Dataset entries
■ ■ ■

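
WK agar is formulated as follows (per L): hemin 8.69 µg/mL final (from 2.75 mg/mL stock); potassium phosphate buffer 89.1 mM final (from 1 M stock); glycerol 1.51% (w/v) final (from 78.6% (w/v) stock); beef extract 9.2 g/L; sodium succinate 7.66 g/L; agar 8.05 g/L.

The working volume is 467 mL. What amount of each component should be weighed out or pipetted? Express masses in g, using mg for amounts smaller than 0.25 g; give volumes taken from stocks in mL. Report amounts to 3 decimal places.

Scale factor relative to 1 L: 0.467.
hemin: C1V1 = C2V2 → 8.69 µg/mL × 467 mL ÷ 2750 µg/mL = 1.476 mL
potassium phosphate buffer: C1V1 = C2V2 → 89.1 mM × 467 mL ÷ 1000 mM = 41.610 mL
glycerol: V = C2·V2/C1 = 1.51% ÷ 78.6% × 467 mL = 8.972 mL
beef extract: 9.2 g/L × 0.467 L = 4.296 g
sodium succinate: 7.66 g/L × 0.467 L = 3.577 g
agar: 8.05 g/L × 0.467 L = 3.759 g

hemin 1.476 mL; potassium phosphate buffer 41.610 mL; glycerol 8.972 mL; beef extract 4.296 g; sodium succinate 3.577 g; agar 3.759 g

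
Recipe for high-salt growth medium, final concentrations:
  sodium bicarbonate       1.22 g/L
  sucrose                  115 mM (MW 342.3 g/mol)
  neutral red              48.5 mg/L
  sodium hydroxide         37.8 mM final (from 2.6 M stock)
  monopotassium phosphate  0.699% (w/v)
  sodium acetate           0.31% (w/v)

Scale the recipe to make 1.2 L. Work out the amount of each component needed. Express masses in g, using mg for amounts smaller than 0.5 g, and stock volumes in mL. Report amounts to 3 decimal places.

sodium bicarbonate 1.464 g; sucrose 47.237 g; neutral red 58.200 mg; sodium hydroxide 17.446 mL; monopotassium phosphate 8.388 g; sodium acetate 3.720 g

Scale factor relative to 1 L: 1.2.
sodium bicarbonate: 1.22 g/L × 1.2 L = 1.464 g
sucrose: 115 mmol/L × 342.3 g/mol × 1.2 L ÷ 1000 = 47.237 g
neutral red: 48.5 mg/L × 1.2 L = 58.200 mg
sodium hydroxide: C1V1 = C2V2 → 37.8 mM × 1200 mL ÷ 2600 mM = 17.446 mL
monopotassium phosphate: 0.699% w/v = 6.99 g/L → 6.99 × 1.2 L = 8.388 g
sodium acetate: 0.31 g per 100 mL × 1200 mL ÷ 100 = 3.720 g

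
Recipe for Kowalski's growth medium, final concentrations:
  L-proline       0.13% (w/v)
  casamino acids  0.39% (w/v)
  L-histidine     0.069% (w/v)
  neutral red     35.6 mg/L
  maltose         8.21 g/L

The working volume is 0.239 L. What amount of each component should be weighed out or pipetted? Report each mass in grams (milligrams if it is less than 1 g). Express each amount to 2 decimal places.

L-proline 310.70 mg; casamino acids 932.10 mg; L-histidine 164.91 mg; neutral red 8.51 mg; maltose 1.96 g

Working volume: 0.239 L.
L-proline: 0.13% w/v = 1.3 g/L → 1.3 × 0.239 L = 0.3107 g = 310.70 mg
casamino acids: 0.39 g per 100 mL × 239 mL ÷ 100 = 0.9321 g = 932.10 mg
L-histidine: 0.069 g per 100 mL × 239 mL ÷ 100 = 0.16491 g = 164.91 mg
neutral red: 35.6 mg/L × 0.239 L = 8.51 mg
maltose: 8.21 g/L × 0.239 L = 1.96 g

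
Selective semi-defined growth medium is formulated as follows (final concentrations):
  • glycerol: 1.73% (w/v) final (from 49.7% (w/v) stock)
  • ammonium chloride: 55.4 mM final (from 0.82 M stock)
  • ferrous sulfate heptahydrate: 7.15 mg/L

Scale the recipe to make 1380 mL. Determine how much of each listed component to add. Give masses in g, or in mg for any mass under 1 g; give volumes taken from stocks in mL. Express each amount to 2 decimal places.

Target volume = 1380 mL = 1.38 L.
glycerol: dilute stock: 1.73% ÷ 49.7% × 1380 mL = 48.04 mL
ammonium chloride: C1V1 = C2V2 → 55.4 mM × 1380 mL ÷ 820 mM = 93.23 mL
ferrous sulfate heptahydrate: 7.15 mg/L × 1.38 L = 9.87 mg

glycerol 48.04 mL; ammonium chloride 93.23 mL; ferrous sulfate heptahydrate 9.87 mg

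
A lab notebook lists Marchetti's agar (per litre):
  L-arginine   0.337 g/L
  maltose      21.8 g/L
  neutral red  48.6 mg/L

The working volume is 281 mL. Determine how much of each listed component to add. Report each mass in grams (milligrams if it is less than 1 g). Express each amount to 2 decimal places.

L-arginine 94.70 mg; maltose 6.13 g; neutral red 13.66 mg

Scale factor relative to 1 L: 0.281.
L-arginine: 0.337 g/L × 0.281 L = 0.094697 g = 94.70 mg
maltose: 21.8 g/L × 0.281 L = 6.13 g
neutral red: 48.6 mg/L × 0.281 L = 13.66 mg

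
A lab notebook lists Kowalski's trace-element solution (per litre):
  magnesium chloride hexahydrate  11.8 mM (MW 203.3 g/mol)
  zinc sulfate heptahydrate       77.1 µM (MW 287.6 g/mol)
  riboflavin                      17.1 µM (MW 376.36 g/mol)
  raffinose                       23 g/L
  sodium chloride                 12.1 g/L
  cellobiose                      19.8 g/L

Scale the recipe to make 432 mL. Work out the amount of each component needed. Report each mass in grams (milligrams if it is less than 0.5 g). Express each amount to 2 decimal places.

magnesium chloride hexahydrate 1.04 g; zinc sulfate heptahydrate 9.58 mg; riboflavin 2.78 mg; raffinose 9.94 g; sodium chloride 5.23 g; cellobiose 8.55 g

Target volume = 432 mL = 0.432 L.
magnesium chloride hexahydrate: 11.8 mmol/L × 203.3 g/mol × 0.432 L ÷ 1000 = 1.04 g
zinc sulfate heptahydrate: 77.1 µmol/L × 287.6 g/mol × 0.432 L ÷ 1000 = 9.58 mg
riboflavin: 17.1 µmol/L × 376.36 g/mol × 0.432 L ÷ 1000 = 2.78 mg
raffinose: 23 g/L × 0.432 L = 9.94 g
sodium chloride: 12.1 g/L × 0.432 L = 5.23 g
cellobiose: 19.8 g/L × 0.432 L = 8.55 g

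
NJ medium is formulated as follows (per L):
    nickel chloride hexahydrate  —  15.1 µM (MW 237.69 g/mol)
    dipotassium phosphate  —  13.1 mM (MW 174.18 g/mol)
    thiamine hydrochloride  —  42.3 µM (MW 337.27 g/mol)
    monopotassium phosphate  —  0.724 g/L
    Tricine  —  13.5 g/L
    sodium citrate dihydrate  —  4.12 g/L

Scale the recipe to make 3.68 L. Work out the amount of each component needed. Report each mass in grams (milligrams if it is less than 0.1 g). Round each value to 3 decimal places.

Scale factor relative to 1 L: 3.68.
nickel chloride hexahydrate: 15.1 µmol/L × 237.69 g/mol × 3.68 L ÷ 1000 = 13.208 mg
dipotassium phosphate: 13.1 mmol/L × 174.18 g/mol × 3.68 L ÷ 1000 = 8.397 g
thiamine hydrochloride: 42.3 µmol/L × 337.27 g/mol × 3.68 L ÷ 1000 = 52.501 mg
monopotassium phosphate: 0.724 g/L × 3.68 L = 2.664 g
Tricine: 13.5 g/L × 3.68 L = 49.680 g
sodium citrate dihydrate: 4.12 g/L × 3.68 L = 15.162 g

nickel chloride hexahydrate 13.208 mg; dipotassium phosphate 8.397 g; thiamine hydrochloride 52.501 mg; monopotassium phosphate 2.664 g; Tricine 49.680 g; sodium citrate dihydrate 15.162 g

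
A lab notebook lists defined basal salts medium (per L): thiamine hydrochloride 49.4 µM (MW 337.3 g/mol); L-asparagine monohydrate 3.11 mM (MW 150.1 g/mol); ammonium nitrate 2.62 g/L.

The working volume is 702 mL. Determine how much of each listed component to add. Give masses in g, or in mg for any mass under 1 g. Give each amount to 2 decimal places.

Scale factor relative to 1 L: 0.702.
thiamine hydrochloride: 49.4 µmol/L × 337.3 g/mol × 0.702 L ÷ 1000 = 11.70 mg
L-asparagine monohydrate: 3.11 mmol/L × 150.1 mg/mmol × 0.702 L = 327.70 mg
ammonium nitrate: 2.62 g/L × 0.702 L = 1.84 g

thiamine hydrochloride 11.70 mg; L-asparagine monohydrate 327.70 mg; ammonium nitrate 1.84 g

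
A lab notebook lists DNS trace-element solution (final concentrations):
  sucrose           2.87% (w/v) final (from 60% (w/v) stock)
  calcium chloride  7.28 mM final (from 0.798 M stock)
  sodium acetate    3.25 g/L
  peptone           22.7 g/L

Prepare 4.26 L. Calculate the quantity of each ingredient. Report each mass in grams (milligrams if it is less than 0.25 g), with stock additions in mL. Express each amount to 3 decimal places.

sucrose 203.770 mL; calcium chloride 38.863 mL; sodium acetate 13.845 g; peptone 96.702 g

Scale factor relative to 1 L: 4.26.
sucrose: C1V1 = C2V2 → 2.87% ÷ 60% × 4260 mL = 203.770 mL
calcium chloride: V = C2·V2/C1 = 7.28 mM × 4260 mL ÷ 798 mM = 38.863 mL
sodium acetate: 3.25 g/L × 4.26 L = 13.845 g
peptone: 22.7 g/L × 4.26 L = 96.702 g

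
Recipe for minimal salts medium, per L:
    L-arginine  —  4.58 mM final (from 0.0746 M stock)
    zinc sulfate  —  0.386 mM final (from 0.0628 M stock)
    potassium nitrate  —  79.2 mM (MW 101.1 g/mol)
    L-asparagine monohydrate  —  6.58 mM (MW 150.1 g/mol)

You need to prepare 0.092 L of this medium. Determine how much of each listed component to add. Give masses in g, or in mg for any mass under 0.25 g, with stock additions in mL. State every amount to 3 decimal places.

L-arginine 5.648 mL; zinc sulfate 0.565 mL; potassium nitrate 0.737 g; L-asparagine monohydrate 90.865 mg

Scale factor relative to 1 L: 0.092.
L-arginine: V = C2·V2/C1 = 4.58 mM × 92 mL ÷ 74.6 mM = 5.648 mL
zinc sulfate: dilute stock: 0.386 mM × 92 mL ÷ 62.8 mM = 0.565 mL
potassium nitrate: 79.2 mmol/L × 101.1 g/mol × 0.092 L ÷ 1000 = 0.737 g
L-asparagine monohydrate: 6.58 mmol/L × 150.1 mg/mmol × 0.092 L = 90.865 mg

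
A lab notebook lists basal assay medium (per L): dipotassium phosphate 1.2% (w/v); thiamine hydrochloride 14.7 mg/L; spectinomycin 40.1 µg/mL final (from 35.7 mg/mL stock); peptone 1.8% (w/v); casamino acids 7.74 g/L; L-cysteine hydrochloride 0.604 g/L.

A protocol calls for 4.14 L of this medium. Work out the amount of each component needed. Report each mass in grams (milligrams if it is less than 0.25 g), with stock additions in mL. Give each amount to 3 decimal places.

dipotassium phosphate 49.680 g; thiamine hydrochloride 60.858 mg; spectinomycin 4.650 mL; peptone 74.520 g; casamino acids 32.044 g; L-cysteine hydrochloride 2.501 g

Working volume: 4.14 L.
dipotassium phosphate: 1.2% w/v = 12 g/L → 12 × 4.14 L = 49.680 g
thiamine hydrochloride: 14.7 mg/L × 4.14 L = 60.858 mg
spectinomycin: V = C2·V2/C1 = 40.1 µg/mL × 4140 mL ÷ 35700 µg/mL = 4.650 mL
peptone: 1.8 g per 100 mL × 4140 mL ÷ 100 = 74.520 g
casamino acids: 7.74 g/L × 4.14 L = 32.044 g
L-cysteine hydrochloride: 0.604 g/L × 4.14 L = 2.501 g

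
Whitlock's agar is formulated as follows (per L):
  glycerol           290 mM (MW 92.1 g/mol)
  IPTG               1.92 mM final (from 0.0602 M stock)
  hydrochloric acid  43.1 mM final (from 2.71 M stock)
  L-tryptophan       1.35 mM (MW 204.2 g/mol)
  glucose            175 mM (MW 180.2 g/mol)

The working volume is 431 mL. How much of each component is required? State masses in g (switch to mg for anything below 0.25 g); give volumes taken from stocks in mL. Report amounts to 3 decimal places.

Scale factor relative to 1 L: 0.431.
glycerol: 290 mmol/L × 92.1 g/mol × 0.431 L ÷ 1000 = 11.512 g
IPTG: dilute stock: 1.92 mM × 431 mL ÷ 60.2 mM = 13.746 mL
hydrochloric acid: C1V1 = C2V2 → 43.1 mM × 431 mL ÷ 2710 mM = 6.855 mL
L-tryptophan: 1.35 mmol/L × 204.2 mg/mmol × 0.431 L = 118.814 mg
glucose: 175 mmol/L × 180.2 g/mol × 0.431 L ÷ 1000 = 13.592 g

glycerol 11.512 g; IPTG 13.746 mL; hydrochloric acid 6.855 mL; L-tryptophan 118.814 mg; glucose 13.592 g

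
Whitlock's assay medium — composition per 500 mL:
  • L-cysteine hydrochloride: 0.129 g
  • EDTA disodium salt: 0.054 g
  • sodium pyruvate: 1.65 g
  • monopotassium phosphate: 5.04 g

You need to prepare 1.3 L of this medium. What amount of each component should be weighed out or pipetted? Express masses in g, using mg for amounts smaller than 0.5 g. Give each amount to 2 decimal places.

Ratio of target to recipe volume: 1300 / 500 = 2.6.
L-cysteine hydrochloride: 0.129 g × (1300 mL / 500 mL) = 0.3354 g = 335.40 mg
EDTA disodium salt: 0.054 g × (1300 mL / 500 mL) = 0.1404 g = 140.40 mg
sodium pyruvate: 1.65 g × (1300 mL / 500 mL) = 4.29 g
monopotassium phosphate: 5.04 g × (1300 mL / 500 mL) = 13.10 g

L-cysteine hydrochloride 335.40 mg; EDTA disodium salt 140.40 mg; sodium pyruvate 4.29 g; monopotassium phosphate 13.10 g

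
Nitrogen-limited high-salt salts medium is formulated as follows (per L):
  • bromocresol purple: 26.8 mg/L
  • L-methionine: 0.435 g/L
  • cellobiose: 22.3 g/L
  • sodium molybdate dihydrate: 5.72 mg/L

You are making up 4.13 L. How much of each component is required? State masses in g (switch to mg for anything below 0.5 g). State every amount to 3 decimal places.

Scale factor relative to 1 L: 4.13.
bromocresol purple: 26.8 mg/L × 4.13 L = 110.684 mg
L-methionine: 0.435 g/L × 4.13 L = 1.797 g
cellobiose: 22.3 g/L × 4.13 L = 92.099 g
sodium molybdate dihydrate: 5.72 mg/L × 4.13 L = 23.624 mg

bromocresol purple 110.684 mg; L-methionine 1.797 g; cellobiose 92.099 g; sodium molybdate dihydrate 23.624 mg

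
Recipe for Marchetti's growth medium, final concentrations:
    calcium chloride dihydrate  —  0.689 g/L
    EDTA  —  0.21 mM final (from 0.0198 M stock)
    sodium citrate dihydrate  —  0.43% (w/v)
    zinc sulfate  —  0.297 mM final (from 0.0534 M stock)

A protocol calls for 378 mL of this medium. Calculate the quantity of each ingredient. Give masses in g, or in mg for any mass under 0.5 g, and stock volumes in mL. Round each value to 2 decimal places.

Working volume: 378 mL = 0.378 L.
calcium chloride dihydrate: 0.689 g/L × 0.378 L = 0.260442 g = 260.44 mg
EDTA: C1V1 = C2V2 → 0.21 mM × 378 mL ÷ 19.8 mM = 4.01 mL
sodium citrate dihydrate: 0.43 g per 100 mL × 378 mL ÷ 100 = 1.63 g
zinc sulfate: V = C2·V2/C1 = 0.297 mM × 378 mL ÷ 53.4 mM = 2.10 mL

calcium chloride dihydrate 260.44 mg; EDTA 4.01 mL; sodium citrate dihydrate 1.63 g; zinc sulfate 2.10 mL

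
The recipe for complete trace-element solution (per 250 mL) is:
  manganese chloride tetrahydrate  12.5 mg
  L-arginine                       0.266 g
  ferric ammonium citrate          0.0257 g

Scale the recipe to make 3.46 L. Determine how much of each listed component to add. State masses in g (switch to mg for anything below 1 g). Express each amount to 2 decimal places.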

■ ■ ■

Prompt.
Among the lines above, which ones include the word "Whitlock"? Copy them.

Solution to the problem.
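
Whitlock's agar is formulated as follows (per L):
Whitlock's assay medium — composition per 500 mL: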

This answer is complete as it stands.